● **Instructions to follow**
Provide an exact reproduction of every entry.

● **Records from a data collection**
════════════════

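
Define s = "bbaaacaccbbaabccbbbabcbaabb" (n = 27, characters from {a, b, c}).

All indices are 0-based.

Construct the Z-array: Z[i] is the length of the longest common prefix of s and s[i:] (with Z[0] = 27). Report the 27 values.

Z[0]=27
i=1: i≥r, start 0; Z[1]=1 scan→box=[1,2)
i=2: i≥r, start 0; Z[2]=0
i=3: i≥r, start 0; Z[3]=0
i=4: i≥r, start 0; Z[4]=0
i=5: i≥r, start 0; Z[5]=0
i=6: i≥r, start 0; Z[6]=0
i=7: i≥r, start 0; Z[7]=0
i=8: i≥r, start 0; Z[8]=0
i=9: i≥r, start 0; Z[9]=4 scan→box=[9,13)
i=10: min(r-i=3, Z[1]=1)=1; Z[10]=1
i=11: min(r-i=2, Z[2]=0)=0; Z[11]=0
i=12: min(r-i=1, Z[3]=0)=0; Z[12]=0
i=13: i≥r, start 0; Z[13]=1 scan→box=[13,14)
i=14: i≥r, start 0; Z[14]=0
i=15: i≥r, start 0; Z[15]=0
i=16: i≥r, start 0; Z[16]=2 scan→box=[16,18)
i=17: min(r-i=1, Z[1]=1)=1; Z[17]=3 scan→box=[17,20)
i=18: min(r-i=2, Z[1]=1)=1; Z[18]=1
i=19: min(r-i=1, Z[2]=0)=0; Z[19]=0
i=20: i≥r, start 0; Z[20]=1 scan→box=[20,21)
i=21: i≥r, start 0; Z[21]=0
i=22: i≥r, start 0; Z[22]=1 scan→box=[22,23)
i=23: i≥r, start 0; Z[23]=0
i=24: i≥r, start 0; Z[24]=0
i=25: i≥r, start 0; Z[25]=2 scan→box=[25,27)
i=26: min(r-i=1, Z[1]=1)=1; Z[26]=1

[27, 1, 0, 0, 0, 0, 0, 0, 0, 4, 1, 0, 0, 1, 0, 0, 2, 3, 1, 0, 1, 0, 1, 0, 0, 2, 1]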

════════════════

● **Result of this task**
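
Define s = "bbaaacaccbbaabccbbbabcbaabb" (n = 27, characters from {a, b, c}).

All indices are 0-based.

Construct the Z-array: Z[i] is the length of the longest common prefix of s and s[i:] (with Z[0] = 27). Report the 27 values.

Z[0]=27
i=1: i≥r, start 0; Z[1]=1 scan→box=[1,2)
i=2: i≥r, start 0; Z[2]=0
i=3: i≥r, start 0; Z[3]=0
i=4: i≥r, start 0; Z[4]=0
i=5: i≥r, start 0; Z[5]=0
i=6: i≥r, start 0; Z[6]=0
i=7: i≥r, start 0; Z[7]=0
i=8: i≥r, start 0; Z[8]=0
i=9: i≥r, start 0; Z[9]=4 scan→box=[9,13)
i=10: min(r-i=3, Z[1]=1)=1; Z[10]=1
i=11: min(r-i=2, Z[2]=0)=0; Z[11]=0
i=12: min(r-i=1, Z[3]=0)=0; Z[12]=0
i=13: i≥r, start 0; Z[13]=1 scan→box=[13,14)
i=14: i≥r, start 0; Z[14]=0
i=15: i≥r, start 0; Z[15]=0
i=16: i≥r, start 0; Z[16]=2 scan→box=[16,18)
i=17: min(r-i=1, Z[1]=1)=1; Z[17]=3 scan→box=[17,20)
i=18: min(r-i=2, Z[1]=1)=1; Z[18]=1
i=19: min(r-i=1, Z[2]=0)=0; Z[19]=0
i=20: i≥r, start 0; Z[20]=1 scan→box=[20,21)
i=21: i≥r, start 0; Z[21]=0
i=22: i≥r, start 0; Z[22]=1 scan→box=[22,23)
i=23: i≥r, start 0; Z[23]=0
i=24: i≥r, start 0; Z[24]=0
i=25: i≥r, start 0; Z[25]=2 scan→box=[25,27)
i=26: min(r-i=1, Z[1]=1)=1; Z[26]=1

[27, 1, 0, 0, 0, 0, 0, 0, 0, 4, 1, 0, 0, 1, 0, 0, 2, 3, 1, 0, 1, 0, 1, 0, 0, 2, 1]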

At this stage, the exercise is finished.